What you have to do:
Return every entry exactly as written.

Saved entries
━━━━━━━━━━━━━━━━━━━━

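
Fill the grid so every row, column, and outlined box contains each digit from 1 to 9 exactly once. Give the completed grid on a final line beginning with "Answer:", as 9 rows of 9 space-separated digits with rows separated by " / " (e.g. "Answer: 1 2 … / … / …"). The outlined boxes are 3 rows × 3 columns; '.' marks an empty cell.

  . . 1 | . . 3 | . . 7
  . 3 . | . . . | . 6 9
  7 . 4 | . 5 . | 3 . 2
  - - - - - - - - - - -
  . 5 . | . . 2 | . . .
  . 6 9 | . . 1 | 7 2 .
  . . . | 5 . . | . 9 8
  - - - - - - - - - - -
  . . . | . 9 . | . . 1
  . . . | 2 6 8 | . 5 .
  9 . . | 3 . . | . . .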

━━━━━━━━━━━━━━━━━━━━

Finished exercise:
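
Fill the grid so every row, column, and outlined box contains each digit from 1 to 9 exactly once. Give the completed grid on a final line beginning with "Answer:", as 9 rows of 9 space-separated digits with rows separated by " / " (e.g. "Answer: 1 2 … / … / …"). The outlined boxes are 3 rows × 3 columns; '.' marks an empty cell.

  . . 1 | . . 3 | . . 7
  . 3 . | . . . | . 6 9
  7 . 4 | . 5 . | 3 . 2
  - - - - - - - - - - -
  . 5 . | . . 2 | . . .
  . 6 9 | . . 1 | 7 2 .
  . . . | 5 . . | . 9 8
  - - - - - - - - - - -
  . . . | . 9 . | . . 1
  . . . | 2 6 8 | . 5 .
  9 . . | 3 . . | . . .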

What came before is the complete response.